(Saved entries)
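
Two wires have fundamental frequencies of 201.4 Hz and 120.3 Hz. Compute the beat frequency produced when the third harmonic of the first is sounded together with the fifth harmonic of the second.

2.7 Hz

Third harmonic of the first: 3·201.4 = 604.2 Hz.
Fifth harmonic of the second: 5·120.3 = 601.5 Hz.
f_beat = |604.2 − 601.5| = 2.7 Hz.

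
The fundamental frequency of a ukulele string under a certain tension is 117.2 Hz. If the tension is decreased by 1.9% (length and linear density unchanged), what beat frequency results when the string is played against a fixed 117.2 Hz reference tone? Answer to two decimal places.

1.12 Hz

For a string, f ∝ √T, so the new frequency is 117.2·√0.981 = 116.0813 Hz.
f_beat = |116.0813 − 117.2| = 1.12 Hz.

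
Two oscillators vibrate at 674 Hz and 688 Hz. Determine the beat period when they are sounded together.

0.071 s

f_beat = |674 − 688| = 14 Hz.
Beat period T = 1 / f_beat = 1 / 14 s.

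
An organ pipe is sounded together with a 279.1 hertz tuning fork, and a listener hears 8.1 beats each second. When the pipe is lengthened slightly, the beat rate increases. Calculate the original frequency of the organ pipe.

271 Hz

|f − 279.1| = 8.1, so the organ pipe was at either 271 Hz or 287.2 Hz.
A longer pipe has a lower fundamental; the adjustment lowers the organ pipe's frequency.
The beat rate rose, so the adjustment moved the organ pipe further from 279.1 Hz — it was already below the reference.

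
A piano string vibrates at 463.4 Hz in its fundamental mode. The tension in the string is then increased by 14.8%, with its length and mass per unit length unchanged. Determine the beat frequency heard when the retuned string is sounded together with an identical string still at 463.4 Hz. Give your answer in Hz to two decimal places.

For a string, f ∝ √T, so the new frequency is 463.4·√1.148 = 496.5088 Hz.
f_beat = |496.5088 − 463.4| = 33.11 Hz.

33.11 Hz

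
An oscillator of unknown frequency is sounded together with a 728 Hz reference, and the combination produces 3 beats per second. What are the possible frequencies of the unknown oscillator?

725 Hz or 731 Hz

|f − 728| = 3, so f = 728 ± 3.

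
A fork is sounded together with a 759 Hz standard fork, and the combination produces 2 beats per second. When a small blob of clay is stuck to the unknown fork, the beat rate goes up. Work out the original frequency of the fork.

|f − 759| = 2, so the fork was at either 757 Hz or 761 Hz.
Adding mass to a fork lowers its frequency; the adjustment lowers the fork's frequency.
The beat rate rose, so the adjustment moved the fork further from 759 Hz — it was already below the reference.

757 Hz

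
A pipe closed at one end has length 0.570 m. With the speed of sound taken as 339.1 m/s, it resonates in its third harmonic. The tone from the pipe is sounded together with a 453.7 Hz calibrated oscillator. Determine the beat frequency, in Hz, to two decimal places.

7.52 Hz

Closed pipe (odd harmonics): f_n = n·v/(4L) = 3·339.1/(4·0.570) = 446.1842 Hz.
f_beat = |446.1842 − 453.7| = 7.52 Hz.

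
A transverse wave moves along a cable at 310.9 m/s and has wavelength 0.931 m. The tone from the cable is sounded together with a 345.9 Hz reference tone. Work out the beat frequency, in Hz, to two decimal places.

Source frequency f = v/λ = 310.9/0.931 = 333.9420 Hz.
f_beat = |333.9420 − 345.9| = 11.96 Hz.

11.96 Hz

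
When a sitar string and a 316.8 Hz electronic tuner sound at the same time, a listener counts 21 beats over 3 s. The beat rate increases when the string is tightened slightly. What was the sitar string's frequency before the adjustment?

Beat frequency = 21/3 = 7 Hz.
|f − 316.8| = 7, so the sitar string was at either 309.8 Hz or 323.8 Hz.
Increasing tension raises a string's frequency; the adjustment raises the sitar string's frequency.
The beat rate rose, so the adjustment moved the sitar string further from 316.8 Hz — it was already above the reference.

323.8 Hz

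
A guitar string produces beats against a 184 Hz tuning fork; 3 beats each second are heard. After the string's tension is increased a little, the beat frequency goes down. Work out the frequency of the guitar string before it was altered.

|f − 184| = 3, so the guitar string was at either 181 Hz or 187 Hz.
Higher tension means higher frequency; the adjustment raises the guitar string's frequency.
The beat rate fell, so the adjustment moved the guitar string toward 184 Hz — it must have started below the reference.

181 Hz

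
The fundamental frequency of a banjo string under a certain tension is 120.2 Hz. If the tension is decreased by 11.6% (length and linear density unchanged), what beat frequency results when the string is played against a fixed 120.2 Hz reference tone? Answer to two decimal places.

7.19 Hz

For a string, f ∝ √T, so the new frequency is 120.2·√0.884 = 113.0136 Hz.
f_beat = |113.0136 − 120.2| = 7.19 Hz.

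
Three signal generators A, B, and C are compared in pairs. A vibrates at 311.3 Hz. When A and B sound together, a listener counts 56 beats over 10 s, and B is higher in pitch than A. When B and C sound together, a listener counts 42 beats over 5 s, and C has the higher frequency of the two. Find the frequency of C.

325.3 Hz

A–B: Beat frequency = 56/10 = 5.6 Hz.
B is above A, so f_B = 311.3 + 5.6 = 316.9 Hz.
B–C: Beat frequency = 42/5 = 8.4 Hz.
C is above B, so f_C = 316.9 + 8.4 = 325.3 Hz.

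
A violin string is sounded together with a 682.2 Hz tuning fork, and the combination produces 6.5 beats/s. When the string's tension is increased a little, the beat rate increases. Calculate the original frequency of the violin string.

688.7 Hz

|f − 682.2| = 6.5, so the violin string was at either 675.7 Hz or 688.7 Hz.
Higher tension means higher frequency; the adjustment raises the violin string's frequency.
The beat rate rose, so the adjustment moved the violin string further from 682.2 Hz — it was already above the reference.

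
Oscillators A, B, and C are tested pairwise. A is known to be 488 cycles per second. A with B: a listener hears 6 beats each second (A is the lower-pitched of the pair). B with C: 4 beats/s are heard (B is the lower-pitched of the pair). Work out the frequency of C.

498 Hz

B is above A, so f_B = 488 + 6 = 494 Hz.
C is above B, so f_C = 494 + 4 = 498 Hz.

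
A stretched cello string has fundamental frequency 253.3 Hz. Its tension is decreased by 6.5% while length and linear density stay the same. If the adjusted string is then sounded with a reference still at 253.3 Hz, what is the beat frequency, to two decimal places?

8.37 Hz

For a string, f ∝ √T, so the new frequency is 253.3·√0.935 = 244.9294 Hz.
f_beat = |244.9294 − 253.3| = 8.37 Hz.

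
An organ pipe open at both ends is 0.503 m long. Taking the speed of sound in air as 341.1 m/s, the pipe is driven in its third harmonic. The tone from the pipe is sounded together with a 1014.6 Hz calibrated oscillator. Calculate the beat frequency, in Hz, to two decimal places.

Open pipe: f_n = n·v/(2L) = 3·341.1/(2·0.503) = 1017.1968 Hz.
f_beat = |1017.1968 − 1014.6| = 2.60 Hz.

2.60 Hz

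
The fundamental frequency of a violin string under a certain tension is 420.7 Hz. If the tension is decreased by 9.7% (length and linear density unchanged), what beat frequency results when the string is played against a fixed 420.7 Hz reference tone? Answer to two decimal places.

For a string, f ∝ √T, so the new frequency is 420.7·√0.903 = 399.7757 Hz.
f_beat = |399.7757 − 420.7| = 20.92 Hz.

20.92 Hz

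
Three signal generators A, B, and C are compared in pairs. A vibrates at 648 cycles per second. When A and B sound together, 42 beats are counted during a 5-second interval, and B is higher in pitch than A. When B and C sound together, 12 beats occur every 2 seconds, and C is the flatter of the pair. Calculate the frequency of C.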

*Description of the task*
Output every record above a second time, exactly.

*Exercise result*
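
Two wires have fundamental frequencies of 201.4 Hz and 120.3 Hz. Compute the beat frequency produced when the third harmonic of the first is sounded together with the fifth harmonic of the second.

2.7 Hz

Third harmonic of the first: 3·201.4 = 604.2 Hz.
Fifth harmonic of the second: 5·120.3 = 601.5 Hz.
f_beat = |604.2 − 601.5| = 2.7 Hz.

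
The fundamental frequency of a ukulele string under a certain tension is 117.2 Hz. If the tension is decreased by 1.9% (length and linear density unchanged), what beat frequency results when the string is played against a fixed 117.2 Hz reference tone? Answer to two decimal places.

1.12 Hz

For a string, f ∝ √T, so the new frequency is 117.2·√0.981 = 116.0813 Hz.
f_beat = |116.0813 − 117.2| = 1.12 Hz.

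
Two oscillators vibrate at 674 Hz and 688 Hz. Determine the beat period when they are sounded together.

0.071 s

f_beat = |674 − 688| = 14 Hz.
Beat period T = 1 / f_beat = 1 / 14 s.

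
An organ pipe is sounded together with a 279.1 hertz tuning fork, and a listener hears 8.1 beats each second. When the pipe is lengthened slightly, the beat rate increases. Calculate the original frequency of the organ pipe.

271 Hz

|f − 279.1| = 8.1, so the organ pipe was at either 271 Hz or 287.2 Hz.
A longer pipe has a lower fundamental; the adjustment lowers the organ pipe's frequency.
The beat rate rose, so the adjustment moved the organ pipe further from 279.1 Hz — it was already below the reference.

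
A piano string vibrates at 463.4 Hz in its fundamental mode. The tension in the string is then increased by 14.8%, with its length and mass per unit length unchanged. Determine the beat frequency heard when the retuned string is sounded together with an identical string still at 463.4 Hz. Give your answer in Hz to two decimal places.

For a string, f ∝ √T, so the new frequency is 463.4·√1.148 = 496.5088 Hz.
f_beat = |496.5088 − 463.4| = 33.11 Hz.

33.11 Hz

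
An oscillator of unknown frequency is sounded together with a 728 Hz reference, and the combination produces 3 beats per second. What are the possible frequencies of the unknown oscillator?

725 Hz or 731 Hz

|f − 728| = 3, so f = 728 ± 3.

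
A fork is sounded together with a 759 Hz standard fork, and the combination produces 2 beats per second. When a small blob of clay is stuck to the unknown fork, the beat rate goes up. Work out the original frequency of the fork.

|f − 759| = 2, so the fork was at either 757 Hz or 761 Hz.
Adding mass to a fork lowers its frequency; the adjustment lowers the fork's frequency.
The beat rate rose, so the adjustment moved the fork further from 759 Hz — it was already below the reference.

757 Hz

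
A pipe closed at one end has length 0.570 m. With the speed of sound taken as 339.1 m/s, it resonates in its third harmonic. The tone from the pipe is sounded together with a 453.7 Hz calibrated oscillator. Determine the beat frequency, in Hz, to two decimal places.

7.52 Hz

Closed pipe (odd harmonics): f_n = n·v/(4L) = 3·339.1/(4·0.570) = 446.1842 Hz.
f_beat = |446.1842 − 453.7| = 7.52 Hz.

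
A transverse wave moves along a cable at 310.9 m/s and has wavelength 0.931 m. The tone from the cable is sounded together with a 345.9 Hz reference tone. Work out the beat frequency, in Hz, to two decimal places.

Source frequency f = v/λ = 310.9/0.931 = 333.9420 Hz.
f_beat = |333.9420 − 345.9| = 11.96 Hz.

11.96 Hz

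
When a sitar string and a 316.8 Hz electronic tuner sound at the same time, a listener counts 21 beats over 3 s. The beat rate increases when the string is tightened slightly. What was the sitar string's frequency before the adjustment?

Beat frequency = 21/3 = 7 Hz.
|f − 316.8| = 7, so the sitar string was at either 309.8 Hz or 323.8 Hz.
Increasing tension raises a string's frequency; the adjustment raises the sitar string's frequency.
The beat rate rose, so the adjustment moved the sitar string further from 316.8 Hz — it was already above the reference.

323.8 Hz

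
A guitar string produces beats against a 184 Hz tuning fork; 3 beats each second are heard. After the string's tension is increased a little, the beat frequency goes down. Work out the frequency of the guitar string before it was altered.

|f − 184| = 3, so the guitar string was at either 181 Hz or 187 Hz.
Higher tension means higher frequency; the adjustment raises the guitar string's frequency.
The beat rate fell, so the adjustment moved the guitar string toward 184 Hz — it must have started below the reference.

181 Hz

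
The fundamental frequency of a banjo string under a certain tension is 120.2 Hz. If the tension is decreased by 11.6% (length and linear density unchanged), what beat frequency results when the string is played against a fixed 120.2 Hz reference tone? Answer to two decimal places.

7.19 Hz

For a string, f ∝ √T, so the new frequency is 120.2·√0.884 = 113.0136 Hz.
f_beat = |113.0136 − 120.2| = 7.19 Hz.

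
Three signal generators A, B, and C are compared in pairs. A vibrates at 311.3 Hz. When A and B sound together, a listener counts 56 beats over 10 s, and B is higher in pitch than A. When B and C sound together, a listener counts 42 beats over 5 s, and C has the higher frequency of the two. Find the frequency of C.

325.3 Hz

A–B: Beat frequency = 56/10 = 5.6 Hz.
B is above A, so f_B = 311.3 + 5.6 = 316.9 Hz.
B–C: Beat frequency = 42/5 = 8.4 Hz.
C is above B, so f_C = 316.9 + 8.4 = 325.3 Hz.

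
A violin string is sounded together with a 682.2 Hz tuning fork, and the combination produces 6.5 beats/s. When the string's tension is increased a little, the beat rate increases. Calculate the original frequency of the violin string.

688.7 Hz

|f − 682.2| = 6.5, so the violin string was at either 675.7 Hz or 688.7 Hz.
Higher tension means higher frequency; the adjustment raises the violin string's frequency.
The beat rate rose, so the adjustment moved the violin string further from 682.2 Hz — it was already above the reference.

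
Oscillators A, B, and C are tested pairwise. A is known to be 488 cycles per second. A with B: a listener hears 6 beats each second (A is the lower-pitched of the pair). B with C: 4 beats/s are heard (B is the lower-pitched of the pair). Work out the frequency of C.

498 Hz

B is above A, so f_B = 488 + 6 = 494 Hz.
C is above B, so f_C = 494 + 4 = 498 Hz.

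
A stretched cello string has fundamental frequency 253.3 Hz. Its tension is decreased by 6.5% while length and linear density stay the same. If the adjusted string is then sounded with a reference still at 253.3 Hz, what is the beat frequency, to two decimal places?

8.37 Hz

For a string, f ∝ √T, so the new frequency is 253.3·√0.935 = 244.9294 Hz.
f_beat = |244.9294 − 253.3| = 8.37 Hz.

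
An organ pipe open at both ends is 0.503 m long. Taking the speed of sound in air as 341.1 m/s, the pipe is driven in its third harmonic. The tone from the pipe is sounded together with a 1014.6 Hz calibrated oscillator. Calculate the beat frequency, in Hz, to two decimal places.

Open pipe: f_n = n·v/(2L) = 3·341.1/(2·0.503) = 1017.1968 Hz.
f_beat = |1017.1968 − 1014.6| = 2.60 Hz.

2.60 Hz

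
The fundamental frequency of a violin string under a certain tension is 420.7 Hz. If the tension is decreased by 9.7% (length and linear density unchanged), what beat frequency results when the string is played against a fixed 420.7 Hz reference tone? Answer to two decimal places.

For a string, f ∝ √T, so the new frequency is 420.7·√0.903 = 399.7757 Hz.
f_beat = |399.7757 − 420.7| = 20.92 Hz.

20.92 Hz

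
Three signal generators A, B, and C are compared in pairs. A vibrates at 648 cycles per second. When A and B sound together, 42 beats are counted during a 5-second interval, and B is higher in pitch than A. When B and C sound together, 12 beats occur every 2 seconds, and C is the flatter of the pair. Calculate the frequency of C.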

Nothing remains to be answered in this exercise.